ASSIGNMENT: Begin at the line containing "route add 141.100.201.144/28 via H2" in the data below and go on through the line containing "route add 101.43.143.0/24 via H2", repeating each line exactly; include both ends and no other line.

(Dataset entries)
#####

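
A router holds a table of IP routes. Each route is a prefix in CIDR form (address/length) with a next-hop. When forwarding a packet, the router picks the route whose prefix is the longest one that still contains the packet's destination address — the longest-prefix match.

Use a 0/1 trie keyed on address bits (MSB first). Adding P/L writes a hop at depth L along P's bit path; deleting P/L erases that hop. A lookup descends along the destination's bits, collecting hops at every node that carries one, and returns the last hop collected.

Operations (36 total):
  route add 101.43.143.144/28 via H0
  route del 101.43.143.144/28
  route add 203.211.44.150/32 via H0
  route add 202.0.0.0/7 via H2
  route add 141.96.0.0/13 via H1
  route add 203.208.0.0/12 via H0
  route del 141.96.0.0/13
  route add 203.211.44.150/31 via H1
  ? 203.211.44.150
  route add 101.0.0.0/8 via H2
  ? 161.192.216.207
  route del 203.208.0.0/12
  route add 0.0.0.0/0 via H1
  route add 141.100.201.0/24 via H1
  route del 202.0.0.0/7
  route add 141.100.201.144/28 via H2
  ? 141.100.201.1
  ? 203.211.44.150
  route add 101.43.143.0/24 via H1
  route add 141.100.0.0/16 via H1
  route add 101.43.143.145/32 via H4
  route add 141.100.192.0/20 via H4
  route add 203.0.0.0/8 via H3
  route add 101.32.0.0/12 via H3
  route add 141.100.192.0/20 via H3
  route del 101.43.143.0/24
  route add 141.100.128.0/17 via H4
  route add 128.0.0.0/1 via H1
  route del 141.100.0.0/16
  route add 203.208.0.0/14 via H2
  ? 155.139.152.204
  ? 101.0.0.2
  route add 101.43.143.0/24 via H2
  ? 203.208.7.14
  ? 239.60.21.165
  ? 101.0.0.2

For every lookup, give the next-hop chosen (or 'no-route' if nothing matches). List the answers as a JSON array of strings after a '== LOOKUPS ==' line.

Process each operation:
  + 101.43.143.144/28 (H0) depth=28
  - 101.43.143.144/28 clear@28
  + 203.211.44.150/32 (H0) depth=32
  + 202.0.0.0/7 (H2) depth=7
  + 141.96.0.0/13 (H1) depth=13
  + 203.208.0.0/12 (H0) depth=12
  - 141.96.0.0/13 clear@13
  + 203.211.44.150/31 (H1) depth=31
  ? 203.211.44.150  path d0:-→d1:-→d2:-→d3:-→d4:-→d5:-→d6:-→d7:H2→d8:-→d9:-→d10:-→d11:-→d12:H0→d13:-→d14:-→d15:-→d16:-→d17:-→d18:-→d19:-→d20:-→d21:-→d22:-→d23:-→d24:-→d25:-→d26:-→d27:-→d28:-→d29:-→d30:-→d31:H1→d32:H0  best=H0
  + 101.0.0.0/8 (H2) depth=8
  ? 161.192.216.207  path d0:-→d1:-→d2:-  best=no-route
  - 203.208.0.0/12 clear@12
  + 0.0.0.0/0 (H1) depth=0
  + 141.100.201.0/24 (H1) depth=24
  - 202.0.0.0/7 clear@7
  + 141.100.201.144/28 (H2) depth=28
  ? 141.100.201.1  path d0:H1→d1:-→d2:-→d3:-→d4:-→d5:-→d6:-→d7:-→d8:-→d9:-→d10:-→d11:-→d12:-→d13:-→d14:-→d15:-→d16:-→d17:-→d18:-→d19:-→d20:-→d21:-→d22:-→d23:-→d24:H1  best=H1
  ? 203.211.44.150  path d0:H1→d1:-→d2:-→d3:-→d4:-→d5:-→d6:-→d7:-→d8:-→d9:-→d10:-→d11:-→d12:-→d13:-→d14:-→d15:-→d16:-→d17:-→d18:-→d19:-→d20:-→d21:-→d22:-→d23:-→d24:-→d25:-→d26:-→d27:-→d28:-→d29:-→d30:-→d31:H1→d32:H0  best=H0
  + 101.43.143.0/24 (H1) depth=24
  + 141.100.0.0/16 (H1) depth=16
  + 101.43.143.145/32 (H4) depth=32
  + 141.100.192.0/20 (H4) depth=20
  + 203.0.0.0/8 (H3) depth=8
  + 101.32.0.0/12 (H3) depth=12
  + 141.100.192.0/20 (H3) depth=20
  - 101.43.143.0/24 clear@24
  + 141.100.128.0/17 (H4) depth=17
  + 128.0.0.0/1 (H1) depth=1
  - 141.100.0.0/16 clear@16
  + 203.208.0.0/14 (H2) depth=14
  ? 155.139.152.204  path d0:H1→d1:H1→d2:-→d3:-  best=H1
  ? 101.0.0.2  path d0:H1→d1:-→d2:-→d3:-→d4:-→d5:-→d6:-→d7:-→d8:H2→d9:-→d10:-  best=H2
  + 101.43.143.0/24 (H2) depth=24
  ? 203.208.7.14  path d0:H1→d1:H1→d2:-→d3:-→d4:-→d5:-→d6:-→d7:-→d8:H3→d9:-→d10:-→d11:-→d12:-→d13:-→d14:H2  best=H2
  ? 239.60.21.165  path d0:H1→d1:H1→d2:-  best=H1
  ? 101.0.0.2  path d0:H1→d1:-→d2:-→d3:-→d4:-→d5:-→d6:-→d7:-→d8:H2→d9:-→d10:-  best=H2

== LOOKUPS ==
["H0","no-route","H1","H0","H1","H2","H2","H1","H2"]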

#####

WRITTEN ANSWER:
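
  route add 141.100.201.144/28 via H2
  ? 141.100.201.1
  ? 203.211.44.150
  route add 101.43.143.0/24 via H1
  route add 141.100.0.0/16 via H1
  route add 101.43.143.145/32 via H4
  route add 141.100.192.0/20 via H4
  route add 203.0.0.0/8 via H3
  route add 101.32.0.0/12 via H3
  route add 141.100.192.0/20 via H3
  route del 101.43.143.0/24
  route add 141.100.128.0/17 via H4
  route add 128.0.0.0/1 via H1
  route del 141.100.0.0/16
  route add 203.208.0.0/14 via H2
  ? 155.139.152.204
  ? 101.0.0.2
  route add 101.43.143.0/24 via H2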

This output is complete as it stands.